Records shown
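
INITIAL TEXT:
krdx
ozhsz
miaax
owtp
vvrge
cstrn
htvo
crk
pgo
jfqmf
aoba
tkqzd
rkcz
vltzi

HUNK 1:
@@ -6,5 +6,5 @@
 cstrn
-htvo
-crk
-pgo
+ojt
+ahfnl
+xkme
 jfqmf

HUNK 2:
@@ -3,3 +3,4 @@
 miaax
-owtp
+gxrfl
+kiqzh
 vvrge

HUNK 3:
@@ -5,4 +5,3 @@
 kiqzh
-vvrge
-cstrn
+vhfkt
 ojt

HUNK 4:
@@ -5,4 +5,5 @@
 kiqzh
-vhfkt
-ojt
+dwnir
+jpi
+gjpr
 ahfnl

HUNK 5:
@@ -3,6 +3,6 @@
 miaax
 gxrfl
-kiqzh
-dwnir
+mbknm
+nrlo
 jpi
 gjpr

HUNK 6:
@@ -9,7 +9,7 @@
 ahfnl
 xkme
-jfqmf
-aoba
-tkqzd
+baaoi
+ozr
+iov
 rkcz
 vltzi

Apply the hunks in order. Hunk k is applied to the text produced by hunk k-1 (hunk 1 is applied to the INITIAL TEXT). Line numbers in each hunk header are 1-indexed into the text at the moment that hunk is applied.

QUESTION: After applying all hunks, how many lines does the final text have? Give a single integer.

Answer: 15

Derivation:
Hunk 1: at line 6 remove [htvo,crk,pgo] add [ojt,ahfnl,xkme] -> 14 lines: krdx ozhsz miaax owtp vvrge cstrn ojt ahfnl xkme jfqmf aoba tkqzd rkcz vltzi
Hunk 2: at line 3 remove [owtp] add [gxrfl,kiqzh] -> 15 lines: krdx ozhsz miaax gxrfl kiqzh vvrge cstrn ojt ahfnl xkme jfqmf aoba tkqzd rkcz vltzi
Hunk 3: at line 5 remove [vvrge,cstrn] add [vhfkt] -> 14 lines: krdx ozhsz miaax gxrfl kiqzh vhfkt ojt ahfnl xkme jfqmf aoba tkqzd rkcz vltzi
Hunk 4: at line 5 remove [vhfkt,ojt] add [dwnir,jpi,gjpr] -> 15 lines: krdx ozhsz miaax gxrfl kiqzh dwnir jpi gjpr ahfnl xkme jfqmf aoba tkqzd rkcz vltzi
Hunk 5: at line 3 remove [kiqzh,dwnir] add [mbknm,nrlo] -> 15 lines: krdx ozhsz miaax gxrfl mbknm nrlo jpi gjpr ahfnl xkme jfqmf aoba tkqzd rkcz vltzi
Hunk 6: at line 9 remove [jfqmf,aoba,tkqzd] add [baaoi,ozr,iov] -> 15 lines: krdx ozhsz miaax gxrfl mbknm nrlo jpi gjpr ahfnl xkme baaoi ozr iov rkcz vltzi
Final line count: 15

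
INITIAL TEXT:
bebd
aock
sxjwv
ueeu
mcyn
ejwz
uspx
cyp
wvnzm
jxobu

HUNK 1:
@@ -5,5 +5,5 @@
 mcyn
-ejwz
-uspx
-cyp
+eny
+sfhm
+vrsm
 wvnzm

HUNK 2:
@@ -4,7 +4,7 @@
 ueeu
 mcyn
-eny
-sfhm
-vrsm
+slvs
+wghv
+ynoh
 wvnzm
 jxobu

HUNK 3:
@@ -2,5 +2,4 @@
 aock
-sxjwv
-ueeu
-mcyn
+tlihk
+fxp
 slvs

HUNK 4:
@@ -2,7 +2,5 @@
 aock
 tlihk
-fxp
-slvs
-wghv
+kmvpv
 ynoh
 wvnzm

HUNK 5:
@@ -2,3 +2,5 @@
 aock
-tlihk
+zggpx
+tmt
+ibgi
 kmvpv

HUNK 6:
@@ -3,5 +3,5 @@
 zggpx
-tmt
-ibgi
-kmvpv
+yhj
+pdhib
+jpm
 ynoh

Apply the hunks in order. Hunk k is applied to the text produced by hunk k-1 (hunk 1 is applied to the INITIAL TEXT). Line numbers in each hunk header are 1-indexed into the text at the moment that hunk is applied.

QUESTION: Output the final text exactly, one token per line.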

What you will do
Reproduce each line above without any alteration.

Answer below
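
INITIAL TEXT:
krdx
ozhsz
miaax
owtp
vvrge
cstrn
htvo
crk
pgo
jfqmf
aoba
tkqzd
rkcz
vltzi

HUNK 1:
@@ -6,5 +6,5 @@
 cstrn
-htvo
-crk
-pgo
+ojt
+ahfnl
+xkme
 jfqmf

HUNK 2:
@@ -3,3 +3,4 @@
 miaax
-owtp
+gxrfl
+kiqzh
 vvrge

HUNK 3:
@@ -5,4 +5,3 @@
 kiqzh
-vvrge
-cstrn
+vhfkt
 ojt

HUNK 4:
@@ -5,4 +5,5 @@
 kiqzh
-vhfkt
-ojt
+dwnir
+jpi
+gjpr
 ahfnl

HUNK 5:
@@ -3,6 +3,6 @@
 miaax
 gxrfl
-kiqzh
-dwnir
+mbknm
+nrlo
 jpi
 gjpr

HUNK 6:
@@ -9,7 +9,7 @@
 ahfnl
 xkme
-jfqmf
-aoba
-tkqzd
+baaoi
+ozr
+iov
 rkcz
 vltzi

Apply the hunks in order. Hunk k is applied to the text produced by hunk k-1 (hunk 1 is applied to the INITIAL TEXT). Line numbers in each hunk header are 1-indexed into the text at the moment that hunk is applied.

QUESTION: After applying all hunks, how many lines does the final text have? Give a single integer.

Answer: 15

Derivation:
Hunk 1: at line 6 remove [htvo,crk,pgo] add [ojt,ahfnl,xkme] -> 14 lines: krdx ozhsz miaax owtp vvrge cstrn ojt ahfnl xkme jfqmf aoba tkqzd rkcz vltzi
Hunk 2: at line 3 remove [owtp] add [gxrfl,kiqzh] -> 15 lines: krdx ozhsz miaax gxrfl kiqzh vvrge cstrn ojt ahfnl xkme jfqmf aoba tkqzd rkcz vltzi
Hunk 3: at line 5 remove [vvrge,cstrn] add [vhfkt] -> 14 lines: krdx ozhsz miaax gxrfl kiqzh vhfkt ojt ahfnl xkme jfqmf aoba tkqzd rkcz vltzi
Hunk 4: at line 5 remove [vhfkt,ojt] add [dwnir,jpi,gjpr] -> 15 lines: krdx ozhsz miaax gxrfl kiqzh dwnir jpi gjpr ahfnl xkme jfqmf aoba tkqzd rkcz vltzi
Hunk 5: at line 3 remove [kiqzh,dwnir] add [mbknm,nrlo] -> 15 lines: krdx ozhsz miaax gxrfl mbknm nrlo jpi gjpr ahfnl xkme jfqmf aoba tkqzd rkcz vltzi
Hunk 6: at line 9 remove [jfqmf,aoba,tkqzd] add [baaoi,ozr,iov] -> 15 lines: krdx ozhsz miaax gxrfl mbknm nrlo jpi gjpr ahfnl xkme baaoi ozr iov rkcz vltzi
Final line count: 15

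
INITIAL TEXT:
bebd
aock
sxjwv
ueeu
mcyn
ejwz
uspx
cyp
wvnzm
jxobu

HUNK 1:
@@ -5,5 +5,5 @@
 mcyn
-ejwz
-uspx
-cyp
+eny
+sfhm
+vrsm
 wvnzm

HUNK 2:
@@ -4,7 +4,7 @@
 ueeu
 mcyn
-eny
-sfhm
-vrsm
+slvs
+wghv
+ynoh
 wvnzm
 jxobu

HUNK 3:
@@ -2,5 +2,4 @@
 aock
-sxjwv
-ueeu
-mcyn
+tlihk
+fxp
 slvs

HUNK 4:
@@ -2,7 +2,5 @@
 aock
 tlihk
-fxp
-slvs
-wghv
+kmvpv
 ynoh
 wvnzm

HUNK 5:
@@ -2,3 +2,5 @@
 aock
-tlihk
+zggpx
+tmt
+ibgi
 kmvpv

HUNK 6:
@@ -3,5 +3,5 @@
 zggpx
-tmt
-ibgi
-kmvpv
+yhj
+pdhib
+jpm
 ynoh

Apply the hunks in order. Hunk k is applied to the text produced by hunk k-1 (hunk 1 is applied to the INITIAL TEXT). Line numbers in each hunk header are 1-indexed into the text at the moment that hunk is applied.

QUESTION: Output the final text exactly, one token per line.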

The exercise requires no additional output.